WHAT IS NEEDED: What is needed here is every record, retyped without any change.

Saved data entries:
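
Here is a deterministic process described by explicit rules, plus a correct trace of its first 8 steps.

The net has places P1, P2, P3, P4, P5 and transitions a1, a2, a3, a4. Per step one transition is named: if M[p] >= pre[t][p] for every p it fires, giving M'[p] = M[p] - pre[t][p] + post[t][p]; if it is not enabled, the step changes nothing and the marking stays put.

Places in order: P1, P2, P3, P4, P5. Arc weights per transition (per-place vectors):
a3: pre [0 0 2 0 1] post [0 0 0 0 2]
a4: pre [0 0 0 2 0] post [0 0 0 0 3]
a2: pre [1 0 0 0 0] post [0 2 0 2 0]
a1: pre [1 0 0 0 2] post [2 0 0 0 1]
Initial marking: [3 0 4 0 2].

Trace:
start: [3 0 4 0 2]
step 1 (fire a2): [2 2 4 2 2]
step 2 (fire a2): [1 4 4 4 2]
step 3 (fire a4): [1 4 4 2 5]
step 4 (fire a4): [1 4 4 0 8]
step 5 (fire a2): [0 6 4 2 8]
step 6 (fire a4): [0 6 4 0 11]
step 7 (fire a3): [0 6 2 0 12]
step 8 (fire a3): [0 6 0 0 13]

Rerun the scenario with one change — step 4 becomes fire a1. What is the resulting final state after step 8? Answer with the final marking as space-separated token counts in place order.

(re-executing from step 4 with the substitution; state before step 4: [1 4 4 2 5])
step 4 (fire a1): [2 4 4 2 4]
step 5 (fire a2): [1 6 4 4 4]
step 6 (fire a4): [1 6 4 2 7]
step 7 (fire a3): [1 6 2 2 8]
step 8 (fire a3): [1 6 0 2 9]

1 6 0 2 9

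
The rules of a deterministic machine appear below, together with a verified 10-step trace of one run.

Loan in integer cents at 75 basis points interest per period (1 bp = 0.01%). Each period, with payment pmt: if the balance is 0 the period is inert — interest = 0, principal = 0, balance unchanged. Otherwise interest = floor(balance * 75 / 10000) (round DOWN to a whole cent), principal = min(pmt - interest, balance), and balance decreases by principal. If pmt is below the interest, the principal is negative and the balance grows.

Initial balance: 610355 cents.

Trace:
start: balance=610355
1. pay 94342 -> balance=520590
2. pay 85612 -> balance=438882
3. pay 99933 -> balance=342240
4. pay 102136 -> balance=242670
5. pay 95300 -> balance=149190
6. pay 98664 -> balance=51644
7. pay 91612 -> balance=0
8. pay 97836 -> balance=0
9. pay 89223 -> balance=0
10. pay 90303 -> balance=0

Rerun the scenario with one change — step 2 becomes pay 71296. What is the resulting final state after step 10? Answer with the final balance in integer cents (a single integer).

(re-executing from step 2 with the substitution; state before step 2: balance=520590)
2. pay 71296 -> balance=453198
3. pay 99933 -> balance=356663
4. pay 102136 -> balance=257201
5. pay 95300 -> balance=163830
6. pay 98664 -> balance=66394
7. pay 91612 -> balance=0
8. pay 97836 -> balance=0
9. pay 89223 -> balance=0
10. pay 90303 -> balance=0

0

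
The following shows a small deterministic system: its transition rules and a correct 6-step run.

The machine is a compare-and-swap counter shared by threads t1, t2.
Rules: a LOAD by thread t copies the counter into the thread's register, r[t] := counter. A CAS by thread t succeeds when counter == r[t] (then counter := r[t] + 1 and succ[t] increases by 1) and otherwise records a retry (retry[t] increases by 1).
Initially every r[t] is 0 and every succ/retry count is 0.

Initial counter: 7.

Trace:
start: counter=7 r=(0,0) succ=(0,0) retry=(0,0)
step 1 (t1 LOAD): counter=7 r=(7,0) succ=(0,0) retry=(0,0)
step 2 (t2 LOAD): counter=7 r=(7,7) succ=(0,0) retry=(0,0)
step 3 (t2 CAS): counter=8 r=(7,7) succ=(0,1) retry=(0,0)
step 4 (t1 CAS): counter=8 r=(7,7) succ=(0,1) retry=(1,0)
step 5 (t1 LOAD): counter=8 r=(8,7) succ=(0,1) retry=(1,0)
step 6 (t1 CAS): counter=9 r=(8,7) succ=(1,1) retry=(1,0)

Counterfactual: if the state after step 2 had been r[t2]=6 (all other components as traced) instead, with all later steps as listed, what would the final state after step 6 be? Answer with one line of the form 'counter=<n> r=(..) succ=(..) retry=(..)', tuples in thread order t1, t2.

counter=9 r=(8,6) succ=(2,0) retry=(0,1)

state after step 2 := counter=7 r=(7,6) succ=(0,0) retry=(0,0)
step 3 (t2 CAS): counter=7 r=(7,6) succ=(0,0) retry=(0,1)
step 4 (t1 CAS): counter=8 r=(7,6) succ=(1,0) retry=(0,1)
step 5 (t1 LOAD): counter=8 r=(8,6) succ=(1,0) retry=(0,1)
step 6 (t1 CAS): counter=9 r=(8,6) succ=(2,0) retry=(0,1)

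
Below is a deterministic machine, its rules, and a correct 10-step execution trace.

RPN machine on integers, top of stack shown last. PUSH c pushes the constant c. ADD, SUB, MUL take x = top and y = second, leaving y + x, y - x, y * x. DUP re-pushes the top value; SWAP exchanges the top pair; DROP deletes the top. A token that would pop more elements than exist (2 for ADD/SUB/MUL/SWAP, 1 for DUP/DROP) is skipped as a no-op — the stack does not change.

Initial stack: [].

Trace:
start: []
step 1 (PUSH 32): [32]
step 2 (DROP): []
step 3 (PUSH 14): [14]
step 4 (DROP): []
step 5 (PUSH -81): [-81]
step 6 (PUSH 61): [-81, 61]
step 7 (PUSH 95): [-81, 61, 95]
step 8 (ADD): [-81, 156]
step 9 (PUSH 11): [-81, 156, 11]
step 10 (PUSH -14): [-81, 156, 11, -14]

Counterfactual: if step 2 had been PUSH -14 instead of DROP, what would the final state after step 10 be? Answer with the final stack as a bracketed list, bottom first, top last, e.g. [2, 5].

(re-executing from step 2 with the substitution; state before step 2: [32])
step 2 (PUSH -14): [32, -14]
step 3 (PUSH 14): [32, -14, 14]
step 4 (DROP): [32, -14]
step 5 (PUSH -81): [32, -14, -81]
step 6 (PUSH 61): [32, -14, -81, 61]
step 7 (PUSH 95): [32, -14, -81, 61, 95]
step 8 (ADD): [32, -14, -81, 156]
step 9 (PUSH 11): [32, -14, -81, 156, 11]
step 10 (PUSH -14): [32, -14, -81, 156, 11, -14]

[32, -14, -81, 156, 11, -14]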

ANSWER AREA:
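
Here is a deterministic process described by explicit rules, plus a correct trace of its first 8 steps.

The net has places P1, P2, P3, P4, P5 and transitions a1, a2, a3, a4. Per step one transition is named: if M[p] >= pre[t][p] for every p it fires, giving M'[p] = M[p] - pre[t][p] + post[t][p]; if it is not enabled, the step changes nothing and the marking stays put.

Places in order: P1, P2, P3, P4, P5. Arc weights per transition (per-place vectors):
a3: pre [0 0 2 0 1] post [0 0 0 0 2]
a4: pre [0 0 0 2 0] post [0 0 0 0 3]
a2: pre [1 0 0 0 0] post [0 2 0 2 0]
a1: pre [1 0 0 0 2] post [2 0 0 0 1]
Initial marking: [3 0 4 0 2].

Trace:
start: [3 0 4 0 2]
step 1 (fire a2): [2 2 4 2 2]
step 2 (fire a2): [1 4 4 4 2]
step 3 (fire a4): [1 4 4 2 5]
step 4 (fire a4): [1 4 4 0 8]
step 5 (fire a2): [0 6 4 2 8]
step 6 (fire a4): [0 6 4 0 11]
step 7 (fire a3): [0 6 2 0 12]
step 8 (fire a3): [0 6 0 0 13]

Rerun the scenario with one change — step 4 becomes fire a1. What is the resulting final state after step 8? Answer with the final marking as space-separated token counts in place order.

(re-executing from step 4 with the substitution; state before step 4: [1 4 4 2 5])
step 4 (fire a1): [2 4 4 2 4]
step 5 (fire a2): [1 6 4 4 4]
step 6 (fire a4): [1 6 4 2 7]
step 7 (fire a3): [1 6 2 2 8]
step 8 (fire a3): [1 6 0 2 9]

1 6 0 2 9

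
The rules of a deterministic machine appear below, together with a verified 10-step trace of one run.

Loan in integer cents at 75 basis points interest per period (1 bp = 0.01%). Each period, with payment pmt: if the balance is 0 the period is inert — interest = 0, principal = 0, balance unchanged. Otherwise interest = floor(balance * 75 / 10000) (round DOWN to a whole cent), principal = min(pmt - interest, balance), and balance decreases by principal. If pmt is below the interest, the principal is negative and the balance grows.

Initial balance: 610355 cents.

Trace:
start: balance=610355
1. pay 94342 -> balance=520590
2. pay 85612 -> balance=438882
3. pay 99933 -> balance=342240
4. pay 102136 -> balance=242670
5. pay 95300 -> balance=149190
6. pay 98664 -> balance=51644
7. pay 91612 -> balance=0
8. pay 97836 -> balance=0
9. pay 89223 -> balance=0
10. pay 90303 -> balance=0

Rerun the scenario with one change — step 2 becomes pay 71296. What is the resulting final state after step 10? Answer with the final balance in integer cents (a single integer).

(re-executing from step 2 with the substitution; state before step 2: balance=520590)
2. pay 71296 -> balance=453198
3. pay 99933 -> balance=356663
4. pay 102136 -> balance=257201
5. pay 95300 -> balance=163830
6. pay 98664 -> balance=66394
7. pay 91612 -> balance=0
8. pay 97836 -> balance=0
9. pay 89223 -> balance=0
10. pay 90303 -> balance=0

0

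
The following shows a small deterministic system: its transition rules and a correct 6-step run.

The machine is a compare-and-swap counter shared by threads t1, t2.
Rules: a LOAD by thread t copies the counter into the thread's register, r[t] := counter. A CAS by thread t succeeds when counter == r[t] (then counter := r[t] + 1 and succ[t] increases by 1) and otherwise records a retry (retry[t] increases by 1).
Initially every r[t] is 0 and every succ/retry count is 0.

Initial counter: 7.

Trace:
start: counter=7 r=(0,0) succ=(0,0) retry=(0,0)
step 1 (t1 LOAD): counter=7 r=(7,0) succ=(0,0) retry=(0,0)
step 2 (t2 LOAD): counter=7 r=(7,7) succ=(0,0) retry=(0,0)
step 3 (t2 CAS): counter=8 r=(7,7) succ=(0,1) retry=(0,0)
step 4 (t1 CAS): counter=8 r=(7,7) succ=(0,1) retry=(1,0)
step 5 (t1 LOAD): counter=8 r=(8,7) succ=(0,1) retry=(1,0)
step 6 (t1 CAS): counter=9 r=(8,7) succ=(1,1) retry=(1,0)

Counterfactual: if the state after step 2 had been r[t2]=6 (all other components as traced) instead, with all later steps as listed, what would the final state after step 6 be? Answer with one line of the form 'counter=<n> r=(..) succ=(..) retry=(..)', tuples in thread order t1, t2.

counter=9 r=(8,6) succ=(2,0) retry=(0,1)

state after step 2 := counter=7 r=(7,6) succ=(0,0) retry=(0,0)
step 3 (t2 CAS): counter=7 r=(7,6) succ=(0,0) retry=(0,1)
step 4 (t1 CAS): counter=8 r=(7,6) succ=(1,0) retry=(0,1)
step 5 (t1 LOAD): counter=8 r=(8,6) succ=(1,0) retry=(0,1)
step 6 (t1 CAS): counter=9 r=(8,6) succ=(2,0) retry=(0,1)

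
Below is a deterministic machine, its rules, and a correct 10-step execution trace.

RPN machine on integers, top of stack shown last. PUSH c pushes the constant c. ADD, SUB, MUL take x = top and y = second, leaving y + x, y - x, y * x. DUP re-pushes the top value; SWAP exchanges the top pair; DROP deletes the top. A token that would pop more elements than exist (2 for ADD/SUB/MUL/SWAP, 1 for DUP/DROP) is skipped as a no-op — the stack does not change.

Initial stack: [].

Trace:
start: []
step 1 (PUSH 32): [32]
step 2 (DROP): []
step 3 (PUSH 14): [14]
step 4 (DROP): []
step 5 (PUSH -81): [-81]
step 6 (PUSH 61): [-81, 61]
step 7 (PUSH 95): [-81, 61, 95]
step 8 (ADD): [-81, 156]
step 9 (PUSH 11): [-81, 156, 11]
step 10 (PUSH -14): [-81, 156, 11, -14]

Counterfactual: if step 2 had been PUSH -14 instead of DROP, what would the final state after step 10 be? Answer with the final stack as a bracketed list, bottom first, top last, e.g. [2, 5].

(re-executing from step 2 with the substitution; state before step 2: [32])
step 2 (PUSH -14): [32, -14]
step 3 (PUSH 14): [32, -14, 14]
step 4 (DROP): [32, -14]
step 5 (PUSH -81): [32, -14, -81]
step 6 (PUSH 61): [32, -14, -81, 61]
step 7 (PUSH 95): [32, -14, -81, 61, 95]
step 8 (ADD): [32, -14, -81, 156]
step 9 (PUSH 11): [32, -14, -81, 156, 11]
step 10 (PUSH -14): [32, -14, -81, 156, 11, -14]

[32, -14, -81, 156, 11, -14]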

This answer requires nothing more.